# TASK TO COMPLETE:
Report each line of the listing below that holds "conveyor".

# ENTRIES SUPPLIED:
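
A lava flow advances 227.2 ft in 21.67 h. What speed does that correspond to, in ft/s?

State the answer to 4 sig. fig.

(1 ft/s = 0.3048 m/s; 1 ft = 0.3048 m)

227.2 ft × 0.3048 = 69.2506 m
21.67 h × 3600 = 78012 s
v = d / t = 69.2506 m / 78012 s = 8.87692×10⁻⁴ m/s
8.87692×10⁻⁴ m/s ÷ (0.3048 m/s/ft/s) = 0.00291238 ft/s

0.002912 ft/s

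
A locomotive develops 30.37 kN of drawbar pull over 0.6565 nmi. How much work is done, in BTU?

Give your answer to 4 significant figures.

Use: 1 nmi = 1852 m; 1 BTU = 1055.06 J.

30.37 kN × 1000 → 30370 N
0.6565 nmi × 1852 → 1215.84 m
W = F × d = 30370 N × 1215.84 m = 3.69251×10⁷ J
3.69251×10⁷ J ÷ (1055.06 J/BTU) = 34998.1 BTU

3.500×10⁴ BTU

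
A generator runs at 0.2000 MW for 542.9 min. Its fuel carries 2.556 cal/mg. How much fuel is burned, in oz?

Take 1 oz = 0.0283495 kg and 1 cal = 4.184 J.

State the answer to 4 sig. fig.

0.2000 MW → 200000 W
542.9 min → 32574 s
E = P × t = 200000 × 32574 = 6.5148×10⁹ J
2.556 cal/mg → 1.06943×10⁷ J/kg
m = E / e_s = 6.5148×10⁹ / 1.06943×10⁷ = 609.184 kg
In oz: 609.184 / 0.0283495 = 21488.4 oz

2.149×10⁴ oz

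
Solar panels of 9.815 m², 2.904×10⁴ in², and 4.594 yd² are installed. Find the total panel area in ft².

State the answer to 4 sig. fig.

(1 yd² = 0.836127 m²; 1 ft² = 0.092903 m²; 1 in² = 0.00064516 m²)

9.815 m² (already m²)
2.904×10⁴ in² × 0.00064516 = 18.7354 m²
4.594 yd² × 0.836127 = 3.84117 m²
Sum: 9.815 + 18.7354 + 3.84117 = 32.3916 m²
In ft²: 32.3916 / 0.092903 = 348.66 ft²

348.7 ft²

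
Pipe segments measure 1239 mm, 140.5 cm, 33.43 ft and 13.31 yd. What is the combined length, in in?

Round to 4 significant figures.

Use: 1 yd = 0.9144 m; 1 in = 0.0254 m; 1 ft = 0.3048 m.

1239 mm × 0.001 = 1.239 m
140.5 cm × 0.01 = 1.405 m
33.43 ft × 0.3048 = 10.1895 m
13.31 yd × 0.9144 = 12.1707 m
Total: 1.239 + 1.405 + 10.1895 + 12.1707 = 25.0042 m
In in: 25.0042 / 0.0254 = 984.417 in

984.4 in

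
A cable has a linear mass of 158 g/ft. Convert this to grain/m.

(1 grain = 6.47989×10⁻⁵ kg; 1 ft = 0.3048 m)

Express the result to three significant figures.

8000 grain/m

158 g/ft × 0.001 kg/g ÷ 0.3048 m/ft = 0.518373 kg/m
0.518373 kg/m ÷ 6.47989×10⁻⁵ kg/grain = 7999.72 grain/m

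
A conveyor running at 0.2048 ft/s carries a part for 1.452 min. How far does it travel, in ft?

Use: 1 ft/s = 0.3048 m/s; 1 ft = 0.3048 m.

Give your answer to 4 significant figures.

0.2048 ft/s × 0.3048 → 0.062423 m/s
1.452 min × 60 → 87.12 s
d = v × t = 0.062423 m/s × 87.12 s = 5.43829 m
5.43829 m ÷ (0.3048 m/ft) = 17.8422 ft

17.84 ft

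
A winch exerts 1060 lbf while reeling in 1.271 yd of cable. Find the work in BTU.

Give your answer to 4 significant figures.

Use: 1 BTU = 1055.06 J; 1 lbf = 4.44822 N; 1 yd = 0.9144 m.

5.194 BTU

1060 lbf × 4.44822 = 4715.11 N
1.271 yd × 0.9144 = 1.1622 m
W = F × d = 4715.11 N × 1.1622 m = 5479.9 J
5479.9 J ÷ (1055.06 J/BTU) = 5.19392 BTU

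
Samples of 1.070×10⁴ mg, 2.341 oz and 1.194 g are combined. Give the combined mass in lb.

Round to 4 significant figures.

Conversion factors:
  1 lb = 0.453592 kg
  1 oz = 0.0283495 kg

1.070×10⁴ mg × 10⁻⁶ = 0.0107 kg
2.341 oz × 0.0283495 = 0.0663662 kg
1.194 g × 0.001 = 0.001194 kg
Combined: 0.0107 + 0.0663662 + 0.001194 = 0.0782602 kg
In lb: 0.0782602 / 0.453592 = 0.172534 lb

0.1725 lb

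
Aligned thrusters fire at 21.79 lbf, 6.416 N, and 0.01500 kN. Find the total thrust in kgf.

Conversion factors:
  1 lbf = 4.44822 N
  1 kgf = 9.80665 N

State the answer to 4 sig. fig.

21.79 lbf × 4.44822 → 96.9267 N
6.416 N (already N)
0.01500 kN × 1000 → 15 N
Sum: 96.9267 + 6.416 + 15 = 118.343 N
In kgf: 118.343 / 9.80665 = 12.0676 kgf

12.07 kgf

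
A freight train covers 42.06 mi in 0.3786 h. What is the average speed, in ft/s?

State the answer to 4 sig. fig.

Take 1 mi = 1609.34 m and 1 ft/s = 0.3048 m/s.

42.06 mi × 1609.34 = 67688.8 m
0.3786 h × 3600 = 1362.96 s
v = d / t = 67688.8 m / 1362.96 s = 49.6631 m/s
49.6631 m/s ÷ (0.3048 m/s/ft/s) = 162.937 ft/s

162.9 ft/s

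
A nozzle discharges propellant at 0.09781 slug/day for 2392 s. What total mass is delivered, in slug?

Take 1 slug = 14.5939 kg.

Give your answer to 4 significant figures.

0.002708 slug

0.09781 slug/day → 1.65212×10⁻⁵ kg/s
m = ṁ × t = 1.65212×10⁻⁵ × 2392 = 0.0395187 kg
In slug: 0.0395187 / 14.5939 = 0.00270789 slug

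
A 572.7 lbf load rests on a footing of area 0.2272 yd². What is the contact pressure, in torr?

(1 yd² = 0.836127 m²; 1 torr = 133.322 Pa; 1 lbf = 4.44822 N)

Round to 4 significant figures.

572.7 lbf × 4.44822 → 2547.5 N
0.2272 yd² × 0.836127 → 0.189968 m²
P = F / A = 2547.5 N / 0.189968 m² = 13410.2 Pa
13410.2 Pa ÷ (133.322 Pa/torr) = 100.585 torr

100.6 torr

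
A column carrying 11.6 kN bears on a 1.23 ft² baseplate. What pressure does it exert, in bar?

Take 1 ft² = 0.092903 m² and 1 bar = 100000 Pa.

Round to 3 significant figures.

1.02 bar

11.6 kN × 1000 → 11600 N
1.23 ft² × 0.092903 → 0.114271 m²
P = F / A = 11600 N / 0.114271 m² = 101513 Pa
101513 Pa ÷ (100000 Pa/bar) = 1.01513 bar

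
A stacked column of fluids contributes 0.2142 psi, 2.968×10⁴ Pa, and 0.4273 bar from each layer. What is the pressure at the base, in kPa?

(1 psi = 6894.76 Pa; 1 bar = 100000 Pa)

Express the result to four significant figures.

0.2142 psi × 6894.76 = 1476.86 Pa
2.968×10⁴ Pa (already Pa)
0.4273 bar × 100000 = 42730 Pa
Sum: 1476.86 + 29680 + 42730 = 73886.9 Pa
In kPa: 73886.9 / 1000 = 73.8869 kPa

73.89 kPa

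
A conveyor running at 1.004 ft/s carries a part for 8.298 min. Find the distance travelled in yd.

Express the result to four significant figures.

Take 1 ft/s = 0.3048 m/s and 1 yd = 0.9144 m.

1.004 ft/s × 0.3048 = 0.306019 m/s
8.298 min × 60 = 497.88 s
d = v × t = 0.306019 m/s × 497.88 s = 152.361 m
152.361 m ÷ (0.9144 m/yd) = 166.624 yd

166.6 yd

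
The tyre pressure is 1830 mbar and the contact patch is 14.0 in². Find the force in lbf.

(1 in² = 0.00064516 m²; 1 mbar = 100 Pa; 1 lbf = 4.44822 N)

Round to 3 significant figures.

1830 mbar × 100 → 183000 Pa
14.0 in² × 0.00064516 → 0.00903224 m²
F = P × A = 183000 Pa × 0.00903224 m² = 1652.9 N
1652.9 N ÷ (4.44822 N/lbf) = 371.587 lbf

372 lbf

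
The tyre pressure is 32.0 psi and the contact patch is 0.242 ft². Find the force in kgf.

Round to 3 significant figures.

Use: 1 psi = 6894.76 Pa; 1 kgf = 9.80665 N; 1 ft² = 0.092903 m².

32.0 psi × 6894.76 → 220632 Pa
0.242 ft² × 0.092903 → 0.0224825 m²
F = P × A = 220632 Pa × 0.0224825 m² = 4960.36 N
4960.36 N ÷ (9.80665 N/kgf) = 505.816 kgf

506 kgf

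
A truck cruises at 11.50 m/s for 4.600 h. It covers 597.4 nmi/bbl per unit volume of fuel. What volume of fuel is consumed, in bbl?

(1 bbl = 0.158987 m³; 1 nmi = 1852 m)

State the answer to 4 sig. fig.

4.600 h → 16560 s
d = v × t = 11.5 × 16560 = 190440 m
597.4 nmi/bbl → 6.95896×10⁶ m/m³
V = d / (distance per unit fuel) = 190440 / 6.95896×10⁶ = 0.0273662 m³
In bbl: 0.0273662 / 0.158987 = 0.172129 bbl

0.1721 bbl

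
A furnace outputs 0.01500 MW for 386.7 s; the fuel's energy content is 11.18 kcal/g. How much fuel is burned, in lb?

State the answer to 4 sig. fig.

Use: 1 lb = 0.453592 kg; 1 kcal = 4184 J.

0.01500 MW → 15000 W
E = P × t = 15000 × 386.7 = 5.8005×10⁶ J
11.18 kcal/g → 4.67771×10⁷ J/kg
m = E / e_s = 5.8005×10⁶ / 4.67771×10⁷ = 0.124003 kg
In lb: 0.124003 / 0.453592 = 0.27338 lb

0.2734 lb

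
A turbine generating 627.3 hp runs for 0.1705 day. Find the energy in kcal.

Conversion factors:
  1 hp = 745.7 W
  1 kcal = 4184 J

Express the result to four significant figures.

1.647×10⁶ kcal

627.3 hp × 745.7 → 467778 W
0.1705 day × 86400 → 14731.2 s
E = P × t = 467778 W × 14731.2 s = 6.89093×10⁹ J
6.89093×10⁹ J ÷ (4184 J/kcal) = 1.64697×10⁶ kcal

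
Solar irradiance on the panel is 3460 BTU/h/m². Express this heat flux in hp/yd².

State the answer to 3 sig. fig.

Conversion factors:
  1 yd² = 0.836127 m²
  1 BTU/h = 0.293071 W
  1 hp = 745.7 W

3460 BTU/h/m² × 0.293071 W/BTU/h = 1014.03 W/m²
1014.03 W/m² ÷ 745.7 W/hp × 0.836127 m²/yd² = 1.137 hp/yd²

1.14 hp/yd²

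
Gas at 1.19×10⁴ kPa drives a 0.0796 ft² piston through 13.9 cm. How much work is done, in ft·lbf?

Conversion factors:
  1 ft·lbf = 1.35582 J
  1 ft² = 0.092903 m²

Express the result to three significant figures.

1.19×10⁴ kPa → 1.19×10⁷ Pa
0.0796 ft² → 0.00739508 m²
F = P × A = 1.19×10⁷ × 0.00739508 = 88001.5 N
13.9 cm → 0.139 m
W = F × d = 88001.5 × 0.139 = 12232.2 J
In ft·lbf: 12232.2 / 1.35582 = 9021.99 ft·lbf

9020 ft·lbf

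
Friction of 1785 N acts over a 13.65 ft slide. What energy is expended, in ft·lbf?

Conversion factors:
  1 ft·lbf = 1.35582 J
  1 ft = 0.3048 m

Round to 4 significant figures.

13.65 ft × 0.3048 → 4.16052 m
W = F × d = 1785 N × 4.16052 m = 7426.53 J
7426.53 J ÷ (1.35582 J/ft·lbf) = 5477.52 ft·lbf

5478 ft·lbf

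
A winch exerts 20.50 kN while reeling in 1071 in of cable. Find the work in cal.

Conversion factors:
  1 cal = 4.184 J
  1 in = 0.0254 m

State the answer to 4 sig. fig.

20.50 kN × 1000 → 20500 N
1071 in × 0.0254 → 27.2034 m
W = F × d = 20500 N × 27.2034 m = 557670 J
557670 J ÷ (4.184 J/cal) = 133286 cal

1.333×10⁵ cal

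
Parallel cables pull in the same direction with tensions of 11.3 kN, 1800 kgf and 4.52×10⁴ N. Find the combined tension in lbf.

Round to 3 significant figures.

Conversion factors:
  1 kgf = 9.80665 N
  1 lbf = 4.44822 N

1.67×10⁴ lbf

11.3 kN × 1000 → 11300 N
1800 kgf × 9.80665 → 17652 N
4.52×10⁴ N (already N)
Total: 11300 + 17652 + 45200 = 74152 N
In lbf: 74152 / 4.44822 = 16670 lbf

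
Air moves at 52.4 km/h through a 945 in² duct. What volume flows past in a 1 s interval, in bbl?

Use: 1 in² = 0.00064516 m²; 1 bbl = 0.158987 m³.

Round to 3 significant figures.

52.4 km/h × (1/3.6) = 14.5556 m/s
945 in² × 0.00064516 = 0.609676 m²
V = v × A × t = 14.5556 m/s × 0.609676 m² × 1 s = 8.8742 m³
8.8742 m³ ÷ (0.158987 m³/bbl) = 55.8171 bbl

55.8 bbl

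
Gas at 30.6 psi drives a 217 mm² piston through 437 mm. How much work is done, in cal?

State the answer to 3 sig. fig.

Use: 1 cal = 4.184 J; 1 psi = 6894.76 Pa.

4.78 cal

30.6 psi → 210980 Pa
217 mm² → 2.17×10⁻⁴ m²
F = P × A = 210980 × 2.17×10⁻⁴ = 45.7827 N
437 mm → 0.437 m
W = F × d = 45.7827 × 0.437 = 20.007 J
In cal: 20.007 / 4.184 = 4.78179 cal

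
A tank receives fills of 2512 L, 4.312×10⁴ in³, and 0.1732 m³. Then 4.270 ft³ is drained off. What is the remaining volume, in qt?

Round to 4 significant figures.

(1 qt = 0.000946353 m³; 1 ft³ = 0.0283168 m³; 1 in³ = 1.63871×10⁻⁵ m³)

3456 qt

2512 L × 0.001 = 2.512 m³
4.312×10⁴ in³ × 1.63871×10⁻⁵ = 0.706612 m³
0.1732 m³ (already m³)
4.270 ft³ × 0.0283168 = 0.120913 m³
Result: 2.512 + 0.706612 + 0.1732 − 0.120913 = 3.2709 m³
In qt: 3.2709 / 0.000946353 = 3456.32 qt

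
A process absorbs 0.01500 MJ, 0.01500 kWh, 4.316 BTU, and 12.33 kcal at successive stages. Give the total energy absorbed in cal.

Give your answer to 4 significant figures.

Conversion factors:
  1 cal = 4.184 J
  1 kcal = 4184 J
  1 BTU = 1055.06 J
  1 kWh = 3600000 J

2.991×10⁴ cal

0.01500 MJ × 1000000 → 15000 J
0.01500 kWh × 3600000 → 54000 J
4.316 BTU × 1055.06 → 4553.64 J
12.33 kcal × 4184 → 51588.7 J
Sum: 15000 + 54000 + 4553.64 + 51588.7 = 125142 J
In cal: 125142 / 4.184 = 29909.7 cal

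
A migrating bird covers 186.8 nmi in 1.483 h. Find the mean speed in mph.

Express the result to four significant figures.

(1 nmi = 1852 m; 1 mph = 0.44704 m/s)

145.0 mph

186.8 nmi × 1852 = 345954 m
1.483 h × 3600 = 5338.8 s
v = d / t = 345954 m / 5338.8 s = 64.8 m/s
64.8 m/s ÷ (0.44704 m/s/mph) = 144.953 mph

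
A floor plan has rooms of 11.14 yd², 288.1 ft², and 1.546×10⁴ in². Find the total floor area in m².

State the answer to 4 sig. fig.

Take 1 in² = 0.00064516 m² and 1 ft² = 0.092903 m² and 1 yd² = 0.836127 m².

11.14 yd² × 0.836127 → 9.31445 m²
288.1 ft² × 0.092903 → 26.7654 m²
1.546×10⁴ in² × 0.00064516 → 9.97417 m²
Sum: 9.31445 + 26.7654 + 9.97417 = 46.054 m²

46.05 m²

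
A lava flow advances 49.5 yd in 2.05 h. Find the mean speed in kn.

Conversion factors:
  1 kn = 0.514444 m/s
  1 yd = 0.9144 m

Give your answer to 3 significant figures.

49.5 yd × 0.9144 → 45.2628 m
2.05 h × 3600 → 7380 s
v = d / t = 45.2628 m / 7380 s = 0.00613317 m/s
0.00613317 m/s ÷ (0.514444 m/s/kn) = 0.0119219 kn

0.0119 kn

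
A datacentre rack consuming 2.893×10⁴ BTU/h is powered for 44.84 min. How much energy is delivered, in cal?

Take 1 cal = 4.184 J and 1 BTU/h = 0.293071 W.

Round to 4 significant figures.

5.452×10⁶ cal

2.893×10⁴ BTU/h × 0.293071 = 8478.54 W
44.84 min × 60 = 2690.4 s
E = P × t = 8478.54 W × 2690.4 s = 2.28107×10⁷ J
2.28107×10⁷ J ÷ (4.184 J/cal) = 5.45189×10⁶ cal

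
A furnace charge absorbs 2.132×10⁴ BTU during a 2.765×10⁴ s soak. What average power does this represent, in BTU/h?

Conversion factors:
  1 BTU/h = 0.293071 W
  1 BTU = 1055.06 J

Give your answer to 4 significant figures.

2.132×10⁴ BTU × 1055.06 = 2.24939×10⁷ J
P = E / t = 2.24939×10⁷ J / 27650 s = 813.523 W
813.523 W ÷ (0.293071 W/BTU/h) = 2775.86 BTU/h

2776 BTU/h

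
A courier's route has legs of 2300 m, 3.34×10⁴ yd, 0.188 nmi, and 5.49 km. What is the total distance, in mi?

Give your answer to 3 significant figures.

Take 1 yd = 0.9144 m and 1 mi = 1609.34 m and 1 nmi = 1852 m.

24.0 mi

2300 m (already m)
3.34×10⁴ yd × 0.9144 = 30541 m
0.188 nmi × 1852 = 348.176 m
5.49 km × 1000 = 5490 m
Total: 2300 + 30541 + 348.176 + 5490 = 38679.2 m
In mi: 38679.2 / 1609.34 = 24.0342 mi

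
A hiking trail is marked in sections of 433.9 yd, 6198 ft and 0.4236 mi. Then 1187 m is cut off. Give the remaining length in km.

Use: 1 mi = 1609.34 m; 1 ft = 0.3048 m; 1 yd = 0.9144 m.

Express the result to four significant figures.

433.9 yd × 0.9144 = 396.758 m
6198 ft × 0.3048 = 1889.15 m
0.4236 mi × 1609.34 = 681.716 m
1187 m (already m)
Result: 396.758 + 1889.15 + 681.716 − 1187 = 1780.62 m
In km: 1780.62 / 1000 = 1.78062 km

1.781 km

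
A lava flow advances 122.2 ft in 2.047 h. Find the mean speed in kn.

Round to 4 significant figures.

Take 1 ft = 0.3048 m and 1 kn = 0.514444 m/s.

122.2 ft × 0.3048 = 37.2466 m
2.047 h × 3600 = 7369.2 s
v = d / t = 37.2466 m / 7369.2 s = 0.00505436 m/s
0.00505436 m/s ÷ (0.514444 m/s/kn) = 0.0098249 kn

0.009825 kn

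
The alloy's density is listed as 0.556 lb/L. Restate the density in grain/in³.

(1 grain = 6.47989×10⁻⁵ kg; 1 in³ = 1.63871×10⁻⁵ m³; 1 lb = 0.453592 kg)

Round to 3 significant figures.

0.556 lb/L × 0.453592 kg/lb ÷ 0.001 m³/L = 252.197 kg/m³
252.197 kg/m³ ÷ 6.47989×10⁻⁵ kg/grain × 1.63871×10⁻⁵ m³/in³ = 63.7785 grain/in³

63.8 grain/in³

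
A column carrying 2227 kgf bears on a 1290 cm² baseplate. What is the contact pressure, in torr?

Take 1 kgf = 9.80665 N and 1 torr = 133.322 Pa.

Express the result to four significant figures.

2227 kgf × 9.80665 = 21839.4 N
1290 cm² × 0.0001 = 0.129 m²
P = F / A = 21839.4 N / 0.129 m² = 169298 Pa
169298 Pa ÷ (133.322 Pa/torr) = 1269.84 torr

1270 torr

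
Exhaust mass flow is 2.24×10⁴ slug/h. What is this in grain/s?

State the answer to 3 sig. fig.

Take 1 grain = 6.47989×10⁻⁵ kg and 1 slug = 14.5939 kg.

1.40×10⁶ grain/s

2.24×10⁴ slug/h × 14.5939 kg/slug ÷ 3600 s/h = 90.8065 kg/s
90.8065 kg/s ÷ 6.47989×10⁻⁵ kg/grain = 1.40136×10⁶ grain/s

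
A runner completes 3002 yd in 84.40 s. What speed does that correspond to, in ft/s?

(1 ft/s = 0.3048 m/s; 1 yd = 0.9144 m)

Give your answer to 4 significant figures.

106.7 ft/s

3002 yd × 0.9144 = 2745.03 m
v = d / t = 2745.03 m / 84.4 s = 32.5241 m/s
32.5241 m/s ÷ (0.3048 m/s/ft/s) = 106.706 ft/s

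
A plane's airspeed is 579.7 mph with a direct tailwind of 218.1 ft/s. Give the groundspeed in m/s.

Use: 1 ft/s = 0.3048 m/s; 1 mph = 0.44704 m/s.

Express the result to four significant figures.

579.7 mph × 0.44704 = 259.149 m/s
218.1 ft/s × 0.3048 = 66.4769 m/s
Total: 259.149 + 66.4769 = 325.626 m/s

325.6 m/s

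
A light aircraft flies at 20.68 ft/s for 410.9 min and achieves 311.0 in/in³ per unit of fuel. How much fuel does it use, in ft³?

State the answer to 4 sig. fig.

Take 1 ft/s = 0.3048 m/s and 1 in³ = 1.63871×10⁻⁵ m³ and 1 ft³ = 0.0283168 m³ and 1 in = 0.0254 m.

20.68 ft/s → 6.30326 m/s
410.9 min → 24654 s
d = v × t = 6.30326 × 24654 = 155401 m
311.0 in/in³ → 482050 m/m³
V = d / (distance per unit fuel) = 155401 / 482050 = 0.322375 m³
In ft³: 0.322375 / 0.0283168 = 11.3846 ft³

11.38 ft³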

# ANSWER BOX:
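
A conveyor running at 0.2048 ft/s carries a part for 1.452 min. How far does it travel, in ft?
A conveyor running at 1.004 ft/s carries a part for 8.298 min. Find the distance travelled in yd.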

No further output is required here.